Problem to work on: Read the lines below. Copy out any that hold the string "stores".

Records from a data source:
== Segment start ==
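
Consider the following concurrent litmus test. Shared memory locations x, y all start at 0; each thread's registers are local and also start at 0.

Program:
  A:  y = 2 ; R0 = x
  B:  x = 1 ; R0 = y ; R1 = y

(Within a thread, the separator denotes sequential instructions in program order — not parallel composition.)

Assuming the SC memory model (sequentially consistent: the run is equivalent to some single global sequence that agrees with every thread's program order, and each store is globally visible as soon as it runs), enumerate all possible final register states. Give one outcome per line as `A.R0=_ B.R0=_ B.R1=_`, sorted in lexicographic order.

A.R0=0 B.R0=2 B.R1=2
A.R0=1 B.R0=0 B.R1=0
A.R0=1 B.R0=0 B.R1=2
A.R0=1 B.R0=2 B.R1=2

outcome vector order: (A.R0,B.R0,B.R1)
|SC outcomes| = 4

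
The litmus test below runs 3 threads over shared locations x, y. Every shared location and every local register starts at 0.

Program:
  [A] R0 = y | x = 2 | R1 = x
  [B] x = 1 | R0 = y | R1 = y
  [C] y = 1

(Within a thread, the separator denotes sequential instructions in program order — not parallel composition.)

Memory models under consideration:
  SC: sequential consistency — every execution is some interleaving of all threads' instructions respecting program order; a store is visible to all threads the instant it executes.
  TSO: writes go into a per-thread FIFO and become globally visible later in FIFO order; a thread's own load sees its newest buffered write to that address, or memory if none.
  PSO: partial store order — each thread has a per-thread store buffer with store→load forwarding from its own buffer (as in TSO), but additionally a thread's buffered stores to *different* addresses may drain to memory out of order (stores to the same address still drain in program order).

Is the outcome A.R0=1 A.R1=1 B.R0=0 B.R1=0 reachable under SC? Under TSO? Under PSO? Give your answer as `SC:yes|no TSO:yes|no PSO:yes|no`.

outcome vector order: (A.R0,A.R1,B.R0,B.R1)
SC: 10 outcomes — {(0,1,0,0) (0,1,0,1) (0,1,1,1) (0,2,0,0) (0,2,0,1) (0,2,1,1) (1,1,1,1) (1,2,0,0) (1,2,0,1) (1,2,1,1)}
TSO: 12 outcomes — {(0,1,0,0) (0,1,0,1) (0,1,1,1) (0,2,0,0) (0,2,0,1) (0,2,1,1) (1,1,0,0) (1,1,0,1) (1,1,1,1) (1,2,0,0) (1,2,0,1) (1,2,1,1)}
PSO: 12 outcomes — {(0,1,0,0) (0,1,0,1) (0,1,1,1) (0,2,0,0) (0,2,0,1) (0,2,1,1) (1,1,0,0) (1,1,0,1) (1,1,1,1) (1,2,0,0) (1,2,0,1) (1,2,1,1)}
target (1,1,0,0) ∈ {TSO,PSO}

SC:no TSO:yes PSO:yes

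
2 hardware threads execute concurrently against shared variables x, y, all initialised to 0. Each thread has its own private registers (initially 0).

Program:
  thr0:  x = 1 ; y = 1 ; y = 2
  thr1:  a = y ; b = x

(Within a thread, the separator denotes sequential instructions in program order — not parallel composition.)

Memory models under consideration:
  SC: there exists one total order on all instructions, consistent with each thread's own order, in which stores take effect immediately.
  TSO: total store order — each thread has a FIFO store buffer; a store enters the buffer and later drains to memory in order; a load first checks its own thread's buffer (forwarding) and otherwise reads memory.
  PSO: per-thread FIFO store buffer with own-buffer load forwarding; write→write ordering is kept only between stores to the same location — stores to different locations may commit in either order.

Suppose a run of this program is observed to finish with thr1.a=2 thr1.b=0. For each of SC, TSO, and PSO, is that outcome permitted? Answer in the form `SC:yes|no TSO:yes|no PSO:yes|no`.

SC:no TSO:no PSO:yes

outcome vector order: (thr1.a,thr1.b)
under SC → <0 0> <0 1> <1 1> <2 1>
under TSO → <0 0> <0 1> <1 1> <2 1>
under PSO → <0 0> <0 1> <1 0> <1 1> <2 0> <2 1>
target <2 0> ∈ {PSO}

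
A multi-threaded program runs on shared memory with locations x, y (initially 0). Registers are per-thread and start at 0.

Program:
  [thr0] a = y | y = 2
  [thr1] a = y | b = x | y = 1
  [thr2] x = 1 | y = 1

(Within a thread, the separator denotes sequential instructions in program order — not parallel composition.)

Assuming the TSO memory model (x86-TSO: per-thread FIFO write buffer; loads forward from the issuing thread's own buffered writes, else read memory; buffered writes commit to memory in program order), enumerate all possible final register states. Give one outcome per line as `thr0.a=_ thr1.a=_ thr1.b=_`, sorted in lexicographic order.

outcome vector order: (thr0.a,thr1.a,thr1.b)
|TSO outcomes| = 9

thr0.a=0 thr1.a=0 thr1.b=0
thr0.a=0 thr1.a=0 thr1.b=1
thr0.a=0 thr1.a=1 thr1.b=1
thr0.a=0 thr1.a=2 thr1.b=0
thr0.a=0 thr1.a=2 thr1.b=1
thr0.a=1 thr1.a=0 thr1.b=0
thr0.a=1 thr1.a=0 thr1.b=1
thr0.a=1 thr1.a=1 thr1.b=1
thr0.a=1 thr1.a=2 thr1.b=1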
== Segment end ==
Your response:
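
  PSO: partial store order — each thread has a per-thread store buffer with store→load forwarding from its own buffer (as in TSO), but additionally a thread's buffered stores to *different* addresses may drain to memory out of order (stores to the same address still drain in program order).
  SC: there exists one total order on all instructions, consistent with each thread's own order, in which stores take effect immediately.
  PSO: per-thread FIFO store buffer with own-buffer load forwarding; write→write ordering is kept only between stores to the same location — stores to different locations may commit in either order.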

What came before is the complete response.